- [Task goal] Repeat the entries exactly as they appear.

- [Items listed in a dataset]
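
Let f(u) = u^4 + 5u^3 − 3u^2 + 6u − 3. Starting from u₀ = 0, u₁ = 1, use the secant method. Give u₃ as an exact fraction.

f(0) = −3, f(1) = 6. u₂ = 1 − 6·(1 − 0)/(6 − (−3)) = 1/3.
f(1) = 6, f(1/3) = −92/81. u₃ = (1/3) − (−92/81)·((1/3) − 1)/((−92/81) − 6) = 127/289.

127/289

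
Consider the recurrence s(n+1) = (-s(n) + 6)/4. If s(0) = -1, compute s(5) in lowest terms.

1231/1024

s(1) = (-(-1) + 6)/4 = 7/4.
s(2) = (-(7/4) + 6)/4 = 17/16.
s(3) = (-(17/16) + 6)/4 = 79/64.
s(4) = (-(79/64) + 6)/4 = 305/256.
s(5) = (-(305/256) + 6)/4 = 1231/1024.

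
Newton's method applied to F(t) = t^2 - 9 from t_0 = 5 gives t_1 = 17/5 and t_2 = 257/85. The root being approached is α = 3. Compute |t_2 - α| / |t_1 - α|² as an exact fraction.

5/34

t_1 - α = 17/5 - 3 = 2/5, so |t_1 - α| = 2/5.
t_2 - α = 257/85 - 3 = 2/85, so |t_2 - α| = 2/85.
|t_1 - α|² = 4/25.
Ratio = (2/85) / (4/25) = 5/34.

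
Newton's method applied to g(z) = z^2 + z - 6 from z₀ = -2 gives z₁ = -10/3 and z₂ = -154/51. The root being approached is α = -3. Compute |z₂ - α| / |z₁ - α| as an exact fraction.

z₁ - α = -10/3 - (-3) = -10/3 + 3 = -1/3, so |z₁ - α| = 1/3.
z₂ - α = -154/51 - (-3) = -154/51 + 3 = -1/51, so |z₂ - α| = 1/51.
Ratio = (1/51) / (1/3) = 1/17.

1/17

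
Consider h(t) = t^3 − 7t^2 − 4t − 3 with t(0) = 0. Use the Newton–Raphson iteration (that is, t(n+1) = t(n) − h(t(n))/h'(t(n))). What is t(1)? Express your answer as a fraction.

−3/4

h'(t) = 3t^2 − 14t − 4.
h(0) = −3, h'(0) = −4, so t(1) = 0 − (−3)/(−4) = −3/4.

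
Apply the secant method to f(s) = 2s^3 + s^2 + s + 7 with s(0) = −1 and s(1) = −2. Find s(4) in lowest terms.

−6295006/3966503

f(−1) = 5, f(−2) = −7. s(2) = (−2) − (−7)·((−2) − (−1))/((−7) − 5) = −17/12.
f(−2) = −7, f(−17/12) = 1645/864. s(3) = (−17/12) − (1645/864)·((−17/12) − (−2))/((1645/864) − (−7)) = −242/157.
f(−17/12) = 1645/864, f(−242/157) = 1973765/3869893. s(4) = (−242/157) − (1973765/3869893)·((−242/157) − (−17/12))/((1973765/3869893) − (1645/864)) = −6295006/3966503.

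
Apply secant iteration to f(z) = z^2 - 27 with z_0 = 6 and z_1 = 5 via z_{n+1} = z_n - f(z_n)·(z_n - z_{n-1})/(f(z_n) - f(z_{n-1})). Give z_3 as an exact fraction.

f(6) = 9, f(5) = -2. z_2 = 5 - (-2)·(5 - 6)/((-2) - 9) = 57/11.
f(5) = -2, f(57/11) = -18/121. z_3 = (57/11) - (-18/121)·((57/11) - 5)/((-18/121) - (-2)) = 291/56.

291/56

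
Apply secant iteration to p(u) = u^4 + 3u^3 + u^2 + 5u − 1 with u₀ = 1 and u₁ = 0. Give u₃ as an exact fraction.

1000/5131

p(1) = 9, p(0) = −1. u₂ = 0 − (−1)·(0 − 1)/((−1) − 9) = 1/10.
p(0) = −1, p(1/10) = −4869/10000. u₃ = (1/10) − (−4869/10000)·((1/10) − 0)/((−4869/10000) − (−1)) = 1000/5131.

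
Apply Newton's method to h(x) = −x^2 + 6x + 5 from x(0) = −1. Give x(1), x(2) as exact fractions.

h'(x) = −2x + 6.
h(−1) = −2, h'(−1) = 8, so x(1) = (−1) − (−2)/8 = −3/4.
h(−3/4) = −1/16, h'(−3/4) = 15/2, so x(2) = (−3/4) − (−1/16)/(15/2) = −89/120.

x(1) = −3/4, x(2) = −89/120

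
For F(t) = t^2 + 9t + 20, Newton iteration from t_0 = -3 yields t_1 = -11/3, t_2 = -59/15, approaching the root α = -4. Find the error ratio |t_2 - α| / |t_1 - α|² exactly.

3/5

t_1 - α = -11/3 - (-4) = -11/3 + 4 = 1/3, so |t_1 - α| = 1/3.
t_2 - α = -59/15 - (-4) = -59/15 + 4 = 1/15, so |t_2 - α| = 1/15.
|t_1 - α|² = 1/9.
Ratio = (1/15) / (1/9) = 3/5.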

- [Solution for this exercise]
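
Let f(u) = u^4 + 5u^3 − 3u^2 + 6u − 3. Starting from u₀ = 0, u₁ = 1, use the secant method. Give u₃ as an exact fraction.

f(0) = −3, f(1) = 6. u₂ = 1 − 6·(1 − 0)/(6 − (−3)) = 1/3.
f(1) = 6, f(1/3) = −92/81. u₃ = (1/3) − (−92/81)·((1/3) − 1)/((−92/81) − 6) = 127/289.

127/289

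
Consider the recurrence s(n+1) = (-s(n) + 6)/4. If s(0) = -1, compute s(5) in lowest terms.

1231/1024

s(1) = (-(-1) + 6)/4 = 7/4.
s(2) = (-(7/4) + 6)/4 = 17/16.
s(3) = (-(17/16) + 6)/4 = 79/64.
s(4) = (-(79/64) + 6)/4 = 305/256.
s(5) = (-(305/256) + 6)/4 = 1231/1024.

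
Newton's method applied to F(t) = t^2 - 9 from t_0 = 5 gives t_1 = 17/5 and t_2 = 257/85. The root being approached is α = 3. Compute |t_2 - α| / |t_1 - α|² as an exact fraction.

5/34

t_1 - α = 17/5 - 3 = 2/5, so |t_1 - α| = 2/5.
t_2 - α = 257/85 - 3 = 2/85, so |t_2 - α| = 2/85.
|t_1 - α|² = 4/25.
Ratio = (2/85) / (4/25) = 5/34.

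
Newton's method applied to g(z) = z^2 + z - 6 from z₀ = -2 gives z₁ = -10/3 and z₂ = -154/51. The root being approached is α = -3. Compute |z₂ - α| / |z₁ - α| as an exact fraction.

z₁ - α = -10/3 - (-3) = -10/3 + 3 = -1/3, so |z₁ - α| = 1/3.
z₂ - α = -154/51 - (-3) = -154/51 + 3 = -1/51, so |z₂ - α| = 1/51.
Ratio = (1/51) / (1/3) = 1/17.

1/17

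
Consider h(t) = t^3 − 7t^2 − 4t − 3 with t(0) = 0. Use the Newton–Raphson iteration (that is, t(n+1) = t(n) − h(t(n))/h'(t(n))). What is t(1)? Express your answer as a fraction.

−3/4

h'(t) = 3t^2 − 14t − 4.
h(0) = −3, h'(0) = −4, so t(1) = 0 − (−3)/(−4) = −3/4.

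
Apply the secant method to f(s) = 2s^3 + s^2 + s + 7 with s(0) = −1 and s(1) = −2. Find s(4) in lowest terms.

−6295006/3966503

f(−1) = 5, f(−2) = −7. s(2) = (−2) − (−7)·((−2) − (−1))/((−7) − 5) = −17/12.
f(−2) = −7, f(−17/12) = 1645/864. s(3) = (−17/12) − (1645/864)·((−17/12) − (−2))/((1645/864) − (−7)) = −242/157.
f(−17/12) = 1645/864, f(−242/157) = 1973765/3869893. s(4) = (−242/157) − (1973765/3869893)·((−242/157) − (−17/12))/((1973765/3869893) − (1645/864)) = −6295006/3966503.

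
Apply secant iteration to f(z) = z^2 - 27 with z_0 = 6 and z_1 = 5 via z_{n+1} = z_n - f(z_n)·(z_n - z_{n-1})/(f(z_n) - f(z_{n-1})). Give z_3 as an exact fraction.

f(6) = 9, f(5) = -2. z_2 = 5 - (-2)·(5 - 6)/((-2) - 9) = 57/11.
f(5) = -2, f(57/11) = -18/121. z_3 = (57/11) - (-18/121)·((57/11) - 5)/((-18/121) - (-2)) = 291/56.

291/56

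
Apply secant iteration to p(u) = u^4 + 3u^3 + u^2 + 5u − 1 with u₀ = 1 and u₁ = 0. Give u₃ as an exact fraction.

1000/5131

p(1) = 9, p(0) = −1. u₂ = 0 − (−1)·(0 − 1)/((−1) − 9) = 1/10.
p(0) = −1, p(1/10) = −4869/10000. u₃ = (1/10) − (−4869/10000)·((1/10) − 0)/((−4869/10000) − (−1)) = 1000/5131.

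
Apply Newton's method to h(x) = −x^2 + 6x + 5 from x(0) = −1. Give x(1), x(2) as exact fractions.

h'(x) = −2x + 6.
h(−1) = −2, h'(−1) = 8, so x(1) = (−1) − (−2)/8 = −3/4.
h(−3/4) = −1/16, h'(−3/4) = 15/2, so x(2) = (−3/4) − (−1/16)/(15/2) = −89/120.

x(1) = −3/4, x(2) = −89/120

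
For F(t) = t^2 + 9t + 20, Newton iteration from t_0 = -3 yields t_1 = -11/3, t_2 = -59/15, approaching the root α = -4. Find the error ratio |t_2 - α| / |t_1 - α|² exactly.

3/5

t_1 - α = -11/3 - (-4) = -11/3 + 4 = 1/3, so |t_1 - α| = 1/3.
t_2 - α = -59/15 - (-4) = -59/15 + 4 = 1/15, so |t_2 - α| = 1/15.
|t_1 - α|² = 1/9.
Ratio = (1/15) / (1/9) = 3/5.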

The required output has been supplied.